WORK TO BE COMPLETED ▸
Every line that includes the word "below" needs to be copied from the listing.

** Opening PROVIDED RECORDS block **

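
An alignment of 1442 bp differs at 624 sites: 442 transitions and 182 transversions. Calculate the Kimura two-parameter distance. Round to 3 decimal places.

0.745

P = 442/1442 ≈ 0.306519 and Q = 182/1442 ≈ 0.126214.
Under the Kimura two-parameter model, d = −½ ln(1 − 2P − Q) − ¼ ln(1 − 2Q).
1 − 2P − Q = 0.260748, giving −½ ln(0.260748) = 0.672100.
1 − 2Q = 0.747572, giving −¼ ln(0.747572) = 0.072731.
d = 0.672100 + 0.072731 = 0.744831.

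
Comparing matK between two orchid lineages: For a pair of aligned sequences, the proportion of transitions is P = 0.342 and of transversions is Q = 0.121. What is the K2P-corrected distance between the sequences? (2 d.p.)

0.89

Under the Kimura two-parameter model, d = −½ ln(1 − 2P − Q) − ¼ ln(1 − 2Q).
1 − 2P − Q = 0.195, giving −½ ln(0.195) = 0.817378.
1 − 2Q = 0.758, giving −¼ ln(0.758) = 0.069268.
d = 0.817378 + 0.069268 = 0.886646.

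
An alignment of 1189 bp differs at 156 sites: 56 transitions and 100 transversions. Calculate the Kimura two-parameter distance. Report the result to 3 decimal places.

0.144

P = 56/1189 ≈ 0.047098 and Q = 100/1189 ≈ 0.084104.
Under the Kimura two-parameter model, d = −½ ln(1 − 2P − Q) − ¼ ln(1 − 2Q).
1 − 2P − Q = 0.8217, giving −½ ln(0.8217) = 0.098190.
1 − 2Q = 0.831792, giving −¼ ln(0.831792) = 0.046043.
d = 0.098190 + 0.046043 = 0.144233.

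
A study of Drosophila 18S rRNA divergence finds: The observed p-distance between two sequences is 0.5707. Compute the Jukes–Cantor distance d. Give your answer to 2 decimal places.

1.07

d = −(3/4) ln(1 − 4p/3) = −0.75 ln(1 − 0.760933) = −0.75 ln(0.239067)
  = −0.75 × (-1.431011) = 1.073258 substitutions/site.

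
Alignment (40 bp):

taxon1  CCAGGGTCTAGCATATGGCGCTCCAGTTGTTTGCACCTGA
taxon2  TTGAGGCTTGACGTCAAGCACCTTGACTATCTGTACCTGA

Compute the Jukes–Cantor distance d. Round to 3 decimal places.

The sequences differ at 22 of 40 sites, so p = 22/40 = 0.55.
d = −(3/4) ln(1 − 4p/3) = −0.75 ln(1 − 0.733333) = −0.75 ln(0.266667)
  = −0.75 × (-1.321755) = 0.991316 substitutions/site.

0.991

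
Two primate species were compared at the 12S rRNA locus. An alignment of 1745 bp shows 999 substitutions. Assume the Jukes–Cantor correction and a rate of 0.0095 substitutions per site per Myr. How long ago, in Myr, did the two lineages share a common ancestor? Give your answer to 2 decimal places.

56.88

p = 999/1745 ≈ 0.572493.
d = −(3/4) ln(1 − 4p/3) = −0.75 ln(1 − 0.763324) = −0.75 ln(0.236676)
  = −0.75 × (-1.441063) = 1.080797 substitutions/site.
Under a molecular clock d = 2μt, so t = d/(2μ) = 1.080797 / (2 × 0.0095) = 56.88 Myr.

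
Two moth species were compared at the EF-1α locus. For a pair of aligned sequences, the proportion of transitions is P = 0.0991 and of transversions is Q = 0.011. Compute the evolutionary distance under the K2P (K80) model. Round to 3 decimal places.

0.123

Under the Kimura two-parameter model, d = −½ ln(1 − 2P − Q) − ¼ ln(1 − 2Q).
1 − 2P − Q = 0.7908, giving −½ ln(0.7908) = 0.117355.
1 − 2Q = 0.978, giving −¼ ln(0.978) = 0.005561.
d = 0.117355 + 0.005561 = 0.122916.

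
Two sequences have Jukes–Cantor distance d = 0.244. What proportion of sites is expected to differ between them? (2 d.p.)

p = (3/4)(1 − e^(−4d/3)) = 0.75 × (1 − e^(-0.325333)) = 0.75 × (1 − 0.722287) = 0.208285.

0.21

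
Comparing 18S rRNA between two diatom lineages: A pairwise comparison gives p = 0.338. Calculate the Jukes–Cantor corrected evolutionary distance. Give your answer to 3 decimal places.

d = −(3/4) ln(1 − 4p/3) = −0.75 ln(1 − 0.450667) = −0.75 ln(0.549333)
  = −0.75 × (-0.599050) = 0.449288 substitutions/site.

0.449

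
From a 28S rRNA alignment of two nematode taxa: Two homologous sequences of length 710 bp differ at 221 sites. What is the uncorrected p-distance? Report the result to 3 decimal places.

p = 221/710 = 0.311267… ≈ 0.311 (to 3 d.p.).

0.311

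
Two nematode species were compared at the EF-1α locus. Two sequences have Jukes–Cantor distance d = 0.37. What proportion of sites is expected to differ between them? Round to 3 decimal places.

0.292

p = (3/4)(1 − e^(−4d/3)) = 0.75 × (1 − e^(-0.493333)) = 0.75 × (1 − 0.610588) = 0.292059.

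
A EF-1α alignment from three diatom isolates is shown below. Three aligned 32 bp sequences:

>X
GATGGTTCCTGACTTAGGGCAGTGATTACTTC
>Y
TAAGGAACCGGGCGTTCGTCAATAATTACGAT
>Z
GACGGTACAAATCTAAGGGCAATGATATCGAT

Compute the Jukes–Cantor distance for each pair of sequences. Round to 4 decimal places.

d(X,Y) = 0.7356, d(X,Z) = 0.5851, d(Y,Z) = 0.7356

X–Y: 15/32 sites differ → p = 0.46875, d = −0.75 ln(1 − 0.625) = 0.735622 ≈ 0.7356.
X–Z: 13/32 sites differ → p = 0.40625, d = −0.75 ln(1 − 0.541667) = 0.585119 ≈ 0.5851.
Y–Z: 15/32 sites differ → p = 0.46875, d = −0.75 ln(1 − 0.625) = 0.735622 ≈ 0.7356.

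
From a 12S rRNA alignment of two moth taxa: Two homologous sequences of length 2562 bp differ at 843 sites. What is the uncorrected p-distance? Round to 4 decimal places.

0.3290

p = 843/2562 = 0.329039… ≈ 0.3290 (to 4 d.p.).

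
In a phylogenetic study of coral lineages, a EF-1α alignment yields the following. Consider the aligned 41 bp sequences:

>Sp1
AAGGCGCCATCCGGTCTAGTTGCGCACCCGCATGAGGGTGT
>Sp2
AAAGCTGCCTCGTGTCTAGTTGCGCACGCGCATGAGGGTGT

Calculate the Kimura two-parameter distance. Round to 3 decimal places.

Of 41 sites, 1 differences are transitions and 6 are transversions, so P = 1/41 ≈ 0.02439 and Q = 6/41 ≈ 0.146341.
Under the Kimura two-parameter model, d = −½ ln(1 − 2P − Q) − ¼ ln(1 − 2Q).
1 − 2P − Q = 0.804879, giving −½ ln(0.804879) = 0.108532.
1 − 2Q = 0.707318, giving −¼ ln(0.707318) = 0.086569.
d = 0.108532 + 0.086569 = 0.195101.

0.195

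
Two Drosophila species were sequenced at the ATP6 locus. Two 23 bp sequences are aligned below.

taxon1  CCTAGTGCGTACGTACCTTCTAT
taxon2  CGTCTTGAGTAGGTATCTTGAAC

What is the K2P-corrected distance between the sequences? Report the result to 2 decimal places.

Of 23 sites, 2 differences are transitions and 7 are transversions, so P = 2/23 ≈ 0.086957 and Q = 7/23 ≈ 0.304348.
Under the Kimura two-parameter model, d = −½ ln(1 − 2P − Q) − ¼ ln(1 − 2Q).
1 − 2P − Q = 0.521738, giving −½ ln(0.521738) = 0.325295.
1 − 2Q = 0.391304, giving −¼ ln(0.391304) = 0.234568.
d = 0.325295 + 0.234568 = 0.559863.

0.56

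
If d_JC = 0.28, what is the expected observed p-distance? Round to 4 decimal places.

0.2337

p = (3/4)(1 − e^(−4d/3)) = 0.75 × (1 − e^(-0.373333)) = 0.75 × (1 − 0.688436) = 0.233673.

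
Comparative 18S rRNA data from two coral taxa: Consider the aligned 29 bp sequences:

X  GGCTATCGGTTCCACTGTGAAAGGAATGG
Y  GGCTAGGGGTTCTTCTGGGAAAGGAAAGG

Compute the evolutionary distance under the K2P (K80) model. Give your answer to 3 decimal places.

Of 29 sites, 1 differences are transitions and 5 are transversions, so P = 1/29 ≈ 0.034483 and Q = 5/29 ≈ 0.172414.
Under the Kimura two-parameter model, d = −½ ln(1 − 2P − Q) − ¼ ln(1 − 2Q).
1 − 2P − Q = 0.75862, giving −½ ln(0.75862) = 0.138127.
1 − 2Q = 0.655172, giving −¼ ln(0.655172) = 0.105714.
d = 0.138127 + 0.105714 = 0.243841.

0.244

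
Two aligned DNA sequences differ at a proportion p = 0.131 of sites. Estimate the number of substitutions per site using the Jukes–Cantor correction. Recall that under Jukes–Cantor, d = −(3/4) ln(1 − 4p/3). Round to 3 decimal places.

0.144

d = −(3/4) ln(1 − 4p/3) = −0.75 ln(1 − 0.174667) = −0.75 ln(0.825333)
  = −0.75 × (-0.191968) = 0.143976 substitutions/site.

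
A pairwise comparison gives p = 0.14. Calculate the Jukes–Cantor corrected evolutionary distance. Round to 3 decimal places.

d = −(3/4) ln(1 − 4p/3) = −0.75 ln(1 − 0.186667) = −0.75 ln(0.813333)
  = −0.75 × (-0.206615) = 0.154961 substitutions/site.

0.155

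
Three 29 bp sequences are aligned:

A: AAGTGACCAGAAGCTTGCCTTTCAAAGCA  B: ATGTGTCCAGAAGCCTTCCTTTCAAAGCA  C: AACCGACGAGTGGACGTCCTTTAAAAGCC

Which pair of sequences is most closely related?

A–B: 4/29 differ, p = 0.138, d = 0.152.
A–C: 11/29 differ, p = 0.379, d = 0.529.
B–C: 11/29 differ, p = 0.379, d = 0.529.
The smallest distance is between A and B.

A and B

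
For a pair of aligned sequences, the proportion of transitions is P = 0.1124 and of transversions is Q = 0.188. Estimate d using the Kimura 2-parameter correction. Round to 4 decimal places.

0.3841

Under the Kimura two-parameter model, d = −½ ln(1 − 2P − Q) − ¼ ln(1 − 2Q).
1 − 2P − Q = 0.5872, giving −½ ln(0.5872) = 0.266195.
1 − 2Q = 0.624, giving −¼ ln(0.624) = 0.117901.
d = 0.266195 + 0.117901 = 0.384096.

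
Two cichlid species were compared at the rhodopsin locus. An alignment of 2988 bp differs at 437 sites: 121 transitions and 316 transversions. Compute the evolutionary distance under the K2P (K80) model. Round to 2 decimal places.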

** Closing PROVIDED RECORDS block **

ANSWER TO THE PROBLEM ▸
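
A EF-1α alignment from three diatom isolates is shown below. Three aligned 32 bp sequences:
Two Drosophila species were sequenced at the ATP6 locus. Two 23 bp sequences are aligned below.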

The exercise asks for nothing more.